→ About this exercise:
Output every entry verbatim.

→ Material for this task:
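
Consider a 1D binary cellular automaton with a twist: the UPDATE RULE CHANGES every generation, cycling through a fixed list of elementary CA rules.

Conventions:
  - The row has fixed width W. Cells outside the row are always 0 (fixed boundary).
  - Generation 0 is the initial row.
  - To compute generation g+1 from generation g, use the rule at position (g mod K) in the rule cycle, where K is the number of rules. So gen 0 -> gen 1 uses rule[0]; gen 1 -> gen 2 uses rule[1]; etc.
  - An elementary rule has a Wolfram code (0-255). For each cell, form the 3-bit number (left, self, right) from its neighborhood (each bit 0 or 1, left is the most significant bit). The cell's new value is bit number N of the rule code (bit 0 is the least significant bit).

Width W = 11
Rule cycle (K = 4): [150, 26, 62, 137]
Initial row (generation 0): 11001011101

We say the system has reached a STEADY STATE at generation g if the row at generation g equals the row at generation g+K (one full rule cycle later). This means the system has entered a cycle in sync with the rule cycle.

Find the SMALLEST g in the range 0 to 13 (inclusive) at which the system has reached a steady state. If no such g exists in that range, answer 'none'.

Gen 0: 11001011101
Gen 1 (rule 150): 00111001001
Gen 2 (rule 26): 01100110110
Gen 3 (rule 62): 11011101101
Gen 4 (rule 137): 10011001000
Gen 5 (rule 150): 11100111100
Gen 6 (rule 26): 10011100010
Gen 7 (rule 62): 11110010111
Gen 8 (rule 137): 11100000110
Gen 9 (rule 150): 01010001001
Gen 10 (rule 26): 10001010110
Gen 11 (rule 62): 11011111101
Gen 12 (rule 137): 10011111000
Gen 13 (rule 150): 11101110100
Gen 14 (rule 26): 10001000010
Gen 15 (rule 62): 11011100111
Gen 16 (rule 137): 10011000110
Gen 17 (rule 150): 11100101001

Answer: none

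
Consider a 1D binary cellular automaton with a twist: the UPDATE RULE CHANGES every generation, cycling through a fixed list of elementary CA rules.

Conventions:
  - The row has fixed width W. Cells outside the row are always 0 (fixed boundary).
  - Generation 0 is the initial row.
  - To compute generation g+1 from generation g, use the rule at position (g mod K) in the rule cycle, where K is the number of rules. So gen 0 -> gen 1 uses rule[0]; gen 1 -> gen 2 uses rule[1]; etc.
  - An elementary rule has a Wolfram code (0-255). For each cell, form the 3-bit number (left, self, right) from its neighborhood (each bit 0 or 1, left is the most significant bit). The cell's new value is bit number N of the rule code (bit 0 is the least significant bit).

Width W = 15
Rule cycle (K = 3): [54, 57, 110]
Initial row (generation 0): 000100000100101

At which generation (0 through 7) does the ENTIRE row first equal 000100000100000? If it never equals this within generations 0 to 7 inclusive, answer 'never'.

Gen 0: 000100000100101
Gen 1 (rule 54): 001110001111111
Gen 2 (rule 57): 101001101000000
Gen 3 (rule 110): 111011111000000
Gen 4 (rule 54): 000100000100000
Gen 5 (rule 57): 110011110011111
Gen 6 (rule 110): 110110010110001
Gen 7 (rule 54): 001001111001011

Answer: 4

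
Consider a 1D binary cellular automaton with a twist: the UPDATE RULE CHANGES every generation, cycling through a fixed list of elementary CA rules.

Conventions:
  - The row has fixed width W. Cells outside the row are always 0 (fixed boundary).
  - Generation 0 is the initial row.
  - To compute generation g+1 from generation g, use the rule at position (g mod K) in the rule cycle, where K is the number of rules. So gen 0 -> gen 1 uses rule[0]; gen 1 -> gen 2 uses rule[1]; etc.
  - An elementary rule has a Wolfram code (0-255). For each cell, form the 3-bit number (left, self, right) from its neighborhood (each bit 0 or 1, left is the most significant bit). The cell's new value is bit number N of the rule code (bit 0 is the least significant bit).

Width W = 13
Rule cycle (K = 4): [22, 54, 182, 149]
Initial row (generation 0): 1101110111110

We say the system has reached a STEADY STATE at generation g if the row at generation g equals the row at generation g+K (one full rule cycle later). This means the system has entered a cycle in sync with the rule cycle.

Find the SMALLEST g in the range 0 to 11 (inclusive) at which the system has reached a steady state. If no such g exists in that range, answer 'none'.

Answer: 5

Derivation:
Gen 0: 1101110111110
Gen 1 (rule 22): 0000000000001
Gen 2 (rule 54): 0000000000011
Gen 3 (rule 182): 0000000000100
Gen 4 (rule 149): 1111111110111
Gen 5 (rule 22): 0000000000000
Gen 6 (rule 54): 0000000000000
Gen 7 (rule 182): 0000000000000
Gen 8 (rule 149): 1111111111111
Gen 9 (rule 22): 0000000000000
Gen 10 (rule 54): 0000000000000
Gen 11 (rule 182): 0000000000000
Gen 12 (rule 149): 1111111111111
Gen 13 (rule 22): 0000000000000
Gen 14 (rule 54): 0000000000000
Gen 15 (rule 182): 0000000000000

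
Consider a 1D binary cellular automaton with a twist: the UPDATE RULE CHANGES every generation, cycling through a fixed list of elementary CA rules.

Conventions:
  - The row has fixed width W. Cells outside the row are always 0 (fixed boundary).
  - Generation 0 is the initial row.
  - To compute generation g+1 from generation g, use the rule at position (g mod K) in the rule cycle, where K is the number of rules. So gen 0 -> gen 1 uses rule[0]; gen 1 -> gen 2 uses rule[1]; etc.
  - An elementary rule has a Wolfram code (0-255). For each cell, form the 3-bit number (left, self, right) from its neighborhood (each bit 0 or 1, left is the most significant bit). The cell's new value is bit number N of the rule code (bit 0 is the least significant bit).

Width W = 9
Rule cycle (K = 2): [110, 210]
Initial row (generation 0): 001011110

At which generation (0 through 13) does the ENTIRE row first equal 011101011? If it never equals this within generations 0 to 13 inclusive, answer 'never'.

Gen 0: 001011110
Gen 1 (rule 110): 011110010
Gen 2 (rule 210): 101111101
Gen 3 (rule 110): 111000111
Gen 4 (rule 210): 011101011
Gen 5 (rule 110): 110111111
Gen 6 (rule 210): 010011111
Gen 7 (rule 110): 110110001
Gen 8 (rule 210): 010011010
Gen 9 (rule 110): 110111110
Gen 10 (rule 210): 010011111
Gen 11 (rule 110): 110110001
Gen 12 (rule 210): 010011010
Gen 13 (rule 110): 110111110

Answer: 4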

→ Response:
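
Consider a 1D binary cellular automaton with a twist: the UPDATE RULE CHANGES every generation, cycling through a fixed list of elementary CA rules.

Conventions:
  - The row has fixed width W. Cells outside the row are always 0 (fixed boundary).
  - Generation 0 is the initial row.
  - To compute generation g+1 from generation g, use the rule at position (g mod K) in the rule cycle, where K is the number of rules. So gen 0 -> gen 1 uses rule[0]; gen 1 -> gen 2 uses rule[1]; etc.
  - An elementary rule has a Wolfram code (0-255). For each cell, form the 3-bit number (left, self, right) from its neighborhood (each bit 0 or 1, left is the most significant bit). The cell's new value is bit number N of the rule code (bit 0 is the least significant bit).

Width W = 11
Rule cycle (K = 4): [150, 26, 62, 137]
Initial row (generation 0): 11001011101

We say the system has reached a STEADY STATE at generation g if the row at generation g equals the row at generation g+K (one full rule cycle later). This means the system has entered a cycle in sync with the rule cycle.

Find the SMALLEST g in the range 0 to 13 (inclusive) at which the system has reached a steady state. If no such g exists in that range, answer 'none'.

Gen 0: 11001011101
Gen 1 (rule 150): 00111001001
Gen 2 (rule 26): 01100110110
Gen 3 (rule 62): 11011101101
Gen 4 (rule 137): 10011001000
Gen 5 (rule 150): 11100111100
Gen 6 (rule 26): 10011100010
Gen 7 (rule 62): 11110010111
Gen 8 (rule 137): 11100000110
Gen 9 (rule 150): 01010001001
Gen 10 (rule 26): 10001010110
Gen 11 (rule 62): 11011111101
Gen 12 (rule 137): 10011111000
Gen 13 (rule 150): 11101110100
Gen 14 (rule 26): 10001000010
Gen 15 (rule 62): 11011100111
Gen 16 (rule 137): 10011000110
Gen 17 (rule 150): 11100101001

Answer: none

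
Consider a 1D binary cellular automaton with a twist: the UPDATE RULE CHANGES every generation, cycling through a fixed list of elementary CA rules.

Conventions:
  - The row has fixed width W. Cells outside the row are always 0 (fixed boundary).
  - Generation 0 is the initial row.
  - To compute generation g+1 from generation g, use the rule at position (g mod K) in the rule cycle, where K is the number of rules. So gen 0 -> gen 1 uses rule[0]; gen 1 -> gen 2 uses rule[1]; etc.
  - An elementary rule has a Wolfram code (0-255). For each cell, form the 3-bit number (left, self, right) from its neighborhood (each bit 0 or 1, left is the most significant bit). The cell's new value is bit number N of the rule code (bit 0 is the least significant bit).

Width W = 15
Rule cycle (K = 3): [54, 57, 110]
Initial row (generation 0): 000100000100101

At which generation (0 through 7) does the ENTIRE row first equal 000100000100000? If it never equals this within generations 0 to 7 inclusive, answer 'never'.

Gen 0: 000100000100101
Gen 1 (rule 54): 001110001111111
Gen 2 (rule 57): 101001101000000
Gen 3 (rule 110): 111011111000000
Gen 4 (rule 54): 000100000100000
Gen 5 (rule 57): 110011110011111
Gen 6 (rule 110): 110110010110001
Gen 7 (rule 54): 001001111001011

Answer: 4

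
Consider a 1D binary cellular automaton with a twist: the UPDATE RULE CHANGES every generation, cycling through a fixed list of elementary CA rules.

Conventions:
  - The row has fixed width W. Cells outside the row are always 0 (fixed boundary).
  - Generation 0 is the initial row.
  - To compute generation g+1 from generation g, use the rule at position (g mod K) in the rule cycle, where K is the number of rules. So gen 0 -> gen 1 uses rule[0]; gen 1 -> gen 2 uses rule[1]; etc.
  - An elementary rule has a Wolfram code (0-255). For each cell, form the 3-bit number (left, self, right) from its neighborhood (each bit 0 or 1, left is the most significant bit). The cell's new value is bit number N of the rule code (bit 0 is the least significant bit).

Width W = 13
Rule cycle (K = 4): [22, 54, 182, 149]
Initial row (generation 0): 1101110111110

We say the system has reached a STEADY STATE at generation g if the row at generation g equals the row at generation g+K (one full rule cycle later). This means the system has entered a cycle in sync with the rule cycle.

Find the SMALLEST g in the range 0 to 11 (inclusive) at which the system has reached a steady state. If no such g exists in that range, answer 'none'.

Answer: 5

Derivation:
Gen 0: 1101110111110
Gen 1 (rule 22): 0000000000001
Gen 2 (rule 54): 0000000000011
Gen 3 (rule 182): 0000000000100
Gen 4 (rule 149): 1111111110111
Gen 5 (rule 22): 0000000000000
Gen 6 (rule 54): 0000000000000
Gen 7 (rule 182): 0000000000000
Gen 8 (rule 149): 1111111111111
Gen 9 (rule 22): 0000000000000
Gen 10 (rule 54): 0000000000000
Gen 11 (rule 182): 0000000000000
Gen 12 (rule 149): 1111111111111
Gen 13 (rule 22): 0000000000000
Gen 14 (rule 54): 0000000000000
Gen 15 (rule 182): 0000000000000

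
Consider a 1D binary cellular automaton with a twist: the UPDATE RULE CHANGES every generation, cycling through a fixed list of elementary CA rules.

Conventions:
  - The row has fixed width W. Cells outside the row are always 0 (fixed boundary).
  - Generation 0 is the initial row.
  - To compute generation g+1 from generation g, use the rule at position (g mod K) in the rule cycle, where K is the number of rules. So gen 0 -> gen 1 uses rule[0]; gen 1 -> gen 2 uses rule[1]; etc.
  - An elementary rule has a Wolfram code (0-255). For each cell, form the 3-bit number (left, self, right) from its neighborhood (each bit 0 or 1, left is the most significant bit). The cell's new value is bit number N of the rule code (bit 0 is the least significant bit).

Width W = 9
Rule cycle (K = 2): [110, 210]
Initial row (generation 0): 001011110

At which generation (0 through 13) does the ENTIRE row first equal 011101011? If it never equals this within generations 0 to 13 inclusive, answer 'never'.

Gen 0: 001011110
Gen 1 (rule 110): 011110010
Gen 2 (rule 210): 101111101
Gen 3 (rule 110): 111000111
Gen 4 (rule 210): 011101011
Gen 5 (rule 110): 110111111
Gen 6 (rule 210): 010011111
Gen 7 (rule 110): 110110001
Gen 8 (rule 210): 010011010
Gen 9 (rule 110): 110111110
Gen 10 (rule 210): 010011111
Gen 11 (rule 110): 110110001
Gen 12 (rule 210): 010011010
Gen 13 (rule 110): 110111110

Answer: 4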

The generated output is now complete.